WHAT THIS TASK INVOLVES:
Entries in the following listing are to be copied exactly as they stand.

EXERCISE MATERIALS:
--------------------------------------------------

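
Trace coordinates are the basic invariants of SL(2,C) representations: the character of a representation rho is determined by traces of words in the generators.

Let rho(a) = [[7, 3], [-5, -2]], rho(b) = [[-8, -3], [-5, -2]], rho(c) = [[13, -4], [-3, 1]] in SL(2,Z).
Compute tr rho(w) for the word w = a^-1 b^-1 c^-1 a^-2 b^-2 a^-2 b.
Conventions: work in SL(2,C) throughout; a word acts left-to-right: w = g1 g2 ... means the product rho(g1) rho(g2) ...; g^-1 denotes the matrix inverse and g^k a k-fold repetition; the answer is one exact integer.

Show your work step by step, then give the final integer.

rho(a^-1) = [[-2, -3], [5, 7]]
... * rho(b^-1) = [[-2, 3], [5, -8]]  ->  [[-11, 18], [25, -41]]
... * rho(c^-1) = [[1, 4], [3, 13]]  ->  [[43, 190], [-98, -433]]
... * rho(a^-1) = [[-2, -3], [5, 7]]  ->  [[864, 1201], [-1969, -2737]]
... * rho(a^-1) = [[-2, -3], [5, 7]]  ->  [[4277, 5815], [-9747, -13252]]
... * rho(b^-1) = [[-2, 3], [5, -8]]  ->  [[20521, -33689], [-46766, 76775]]
... * rho(b^-1) = [[-2, 3], [5, -8]]  ->  [[-209487, 331075], [477407, -754498]]
... * rho(a^-1) = [[-2, -3], [5, 7]]  ->  [[2074349, 2945986], [-4727304, -6713707]]
... * rho(a^-1) = [[-2, -3], [5, 7]]  ->  [[10581232, 14398855], [-24113927, -32814037]]
... * rho(b) = [[-8, -3], [-5, -2]]  ->  [[-156644131, -60541406], [356981601, 137969855]]
tr = -156644131 + 137969855 = -18674276

-18674276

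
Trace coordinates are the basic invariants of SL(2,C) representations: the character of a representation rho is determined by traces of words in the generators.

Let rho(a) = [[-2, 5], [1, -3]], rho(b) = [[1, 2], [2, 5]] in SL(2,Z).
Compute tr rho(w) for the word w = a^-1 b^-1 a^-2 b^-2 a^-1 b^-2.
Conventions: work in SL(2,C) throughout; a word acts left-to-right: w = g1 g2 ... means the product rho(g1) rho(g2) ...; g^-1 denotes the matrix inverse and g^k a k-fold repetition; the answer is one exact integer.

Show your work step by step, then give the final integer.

rho(a^-1) = [[-3, -5], [-1, -2]]
... * rho(b^-1) = [[5, -2], [-2, 1]]  ->  [[-5, 1], [-1, 0]]
... * rho(a^-1) = [[-3, -5], [-1, -2]]  ->  [[14, 23], [3, 5]]
... * rho(a^-1) = [[-3, -5], [-1, -2]]  ->  [[-65, -116], [-14, -25]]
... * rho(b^-1) = [[5, -2], [-2, 1]]  ->  [[-93, 14], [-20, 3]]
... * rho(b^-1) = [[5, -2], [-2, 1]]  ->  [[-493, 200], [-106, 43]]
... * rho(a^-1) = [[-3, -5], [-1, -2]]  ->  [[1279, 2065], [275, 444]]
... * rho(b^-1) = [[5, -2], [-2, 1]]  ->  [[2265, -493], [487, -106]]
... * rho(b^-1) = [[5, -2], [-2, 1]]  ->  [[12311, -5023], [2647, -1080]]
tr = 12311 + -1080 = 11231

11231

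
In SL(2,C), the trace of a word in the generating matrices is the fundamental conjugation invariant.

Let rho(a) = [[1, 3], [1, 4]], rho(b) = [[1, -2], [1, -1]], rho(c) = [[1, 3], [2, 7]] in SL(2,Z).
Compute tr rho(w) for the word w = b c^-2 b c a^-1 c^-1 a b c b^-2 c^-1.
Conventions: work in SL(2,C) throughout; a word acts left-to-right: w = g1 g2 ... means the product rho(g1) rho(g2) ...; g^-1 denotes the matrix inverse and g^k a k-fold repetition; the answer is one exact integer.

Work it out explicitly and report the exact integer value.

rho(b) = [[1, -2], [1, -1]]
... * rho(c^-1) = [[7, -3], [-2, 1]]  ->  [[11, -5], [9, -4]]
... * rho(c^-1) = [[7, -3], [-2, 1]]  ->  [[87, -38], [71, -31]]
... * rho(b) = [[1, -2], [1, -1]]  ->  [[49, -136], [40, -111]]
... * rho(c) = [[1, 3], [2, 7]]  ->  [[-223, -805], [-182, -657]]
... * rho(a^-1) = [[4, -3], [-1, 1]]  ->  [[-87, -136], [-71, -111]]
... * rho(c^-1) = [[7, -3], [-2, 1]]  ->  [[-337, 125], [-275, 102]]
... * rho(a) = [[1, 3], [1, 4]]  ->  [[-212, -511], [-173, -417]]
... * rho(b) = [[1, -2], [1, -1]]  ->  [[-723, 935], [-590, 763]]
... * rho(c) = [[1, 3], [2, 7]]  ->  [[1147, 4376], [936, 3571]]
... * rho(b^-1) = [[-1, 2], [-1, 1]]  ->  [[-5523, 6670], [-4507, 5443]]
... * rho(b^-1) = [[-1, 2], [-1, 1]]  ->  [[-1147, -4376], [-936, -3571]]
... * rho(c^-1) = [[7, -3], [-2, 1]]  ->  [[723, -935], [590, -763]]
tr = 723 + -763 = -40

-40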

--------------------------------------------------

SOLUTION TO THIS TASK:
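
Trace coordinates are the basic invariants of SL(2,C) representations: the character of a representation rho is determined by traces of words in the generators.

Let rho(a) = [[7, 3], [-5, -2]], rho(b) = [[-8, -3], [-5, -2]], rho(c) = [[13, -4], [-3, 1]] in SL(2,Z).
Compute tr rho(w) for the word w = a^-1 b^-1 c^-1 a^-2 b^-2 a^-2 b.
Conventions: work in SL(2,C) throughout; a word acts left-to-right: w = g1 g2 ... means the product rho(g1) rho(g2) ...; g^-1 denotes the matrix inverse and g^k a k-fold repetition; the answer is one exact integer.

Show your work step by step, then give the final integer.

rho(a^-1) = [[-2, -3], [5, 7]]
... * rho(b^-1) = [[-2, 3], [5, -8]]  ->  [[-11, 18], [25, -41]]
... * rho(c^-1) = [[1, 4], [3, 13]]  ->  [[43, 190], [-98, -433]]
... * rho(a^-1) = [[-2, -3], [5, 7]]  ->  [[864, 1201], [-1969, -2737]]
... * rho(a^-1) = [[-2, -3], [5, 7]]  ->  [[4277, 5815], [-9747, -13252]]
... * rho(b^-1) = [[-2, 3], [5, -8]]  ->  [[20521, -33689], [-46766, 76775]]
... * rho(b^-1) = [[-2, 3], [5, -8]]  ->  [[-209487, 331075], [477407, -754498]]
... * rho(a^-1) = [[-2, -3], [5, 7]]  ->  [[2074349, 2945986], [-4727304, -6713707]]
... * rho(a^-1) = [[-2, -3], [5, 7]]  ->  [[10581232, 14398855], [-24113927, -32814037]]
... * rho(b) = [[-8, -3], [-5, -2]]  ->  [[-156644131, -60541406], [356981601, 137969855]]
tr = -156644131 + 137969855 = -18674276

-18674276

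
Trace coordinates are the basic invariants of SL(2,C) representations: the character of a representation rho is determined by traces of words in the generators.

Let rho(a) = [[-2, 5], [1, -3]], rho(b) = [[1, 2], [2, 5]] in SL(2,Z).
Compute tr rho(w) for the word w = a^-1 b^-1 a^-2 b^-2 a^-1 b^-2.
Conventions: work in SL(2,C) throughout; a word acts left-to-right: w = g1 g2 ... means the product rho(g1) rho(g2) ...; g^-1 denotes the matrix inverse and g^k a k-fold repetition; the answer is one exact integer.

Show your work step by step, then give the final integer.

rho(a^-1) = [[-3, -5], [-1, -2]]
... * rho(b^-1) = [[5, -2], [-2, 1]]  ->  [[-5, 1], [-1, 0]]
... * rho(a^-1) = [[-3, -5], [-1, -2]]  ->  [[14, 23], [3, 5]]
... * rho(a^-1) = [[-3, -5], [-1, -2]]  ->  [[-65, -116], [-14, -25]]
... * rho(b^-1) = [[5, -2], [-2, 1]]  ->  [[-93, 14], [-20, 3]]
... * rho(b^-1) = [[5, -2], [-2, 1]]  ->  [[-493, 200], [-106, 43]]
... * rho(a^-1) = [[-3, -5], [-1, -2]]  ->  [[1279, 2065], [275, 444]]
... * rho(b^-1) = [[5, -2], [-2, 1]]  ->  [[2265, -493], [487, -106]]
... * rho(b^-1) = [[5, -2], [-2, 1]]  ->  [[12311, -5023], [2647, -1080]]
tr = 12311 + -1080 = 11231

11231

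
In SL(2,C), the trace of a word in the generating matrices is the fundamental conjugation invariant.

Let rho(a) = [[1, 3], [1, 4]], rho(b) = [[1, -2], [1, -1]], rho(c) = [[1, 3], [2, 7]] in SL(2,Z).
Compute tr rho(w) for the word w = b c^-2 b c a^-1 c^-1 a b c b^-2 c^-1.
Conventions: work in SL(2,C) throughout; a word acts left-to-right: w = g1 g2 ... means the product rho(g1) rho(g2) ...; g^-1 denotes the matrix inverse and g^k a k-fold repetition; the answer is one exact integer.

Work it out explicitly and report the exact integer value.

rho(b) = [[1, -2], [1, -1]]
... * rho(c^-1) = [[7, -3], [-2, 1]]  ->  [[11, -5], [9, -4]]
... * rho(c^-1) = [[7, -3], [-2, 1]]  ->  [[87, -38], [71, -31]]
... * rho(b) = [[1, -2], [1, -1]]  ->  [[49, -136], [40, -111]]
... * rho(c) = [[1, 3], [2, 7]]  ->  [[-223, -805], [-182, -657]]
... * rho(a^-1) = [[4, -3], [-1, 1]]  ->  [[-87, -136], [-71, -111]]
... * rho(c^-1) = [[7, -3], [-2, 1]]  ->  [[-337, 125], [-275, 102]]
... * rho(a) = [[1, 3], [1, 4]]  ->  [[-212, -511], [-173, -417]]
... * rho(b) = [[1, -2], [1, -1]]  ->  [[-723, 935], [-590, 763]]
... * rho(c) = [[1, 3], [2, 7]]  ->  [[1147, 4376], [936, 3571]]
... * rho(b^-1) = [[-1, 2], [-1, 1]]  ->  [[-5523, 6670], [-4507, 5443]]
... * rho(b^-1) = [[-1, 2], [-1, 1]]  ->  [[-1147, -4376], [-936, -3571]]
... * rho(c^-1) = [[7, -3], [-2, 1]]  ->  [[723, -935], [590, -763]]
tr = 723 + -763 = -40

-40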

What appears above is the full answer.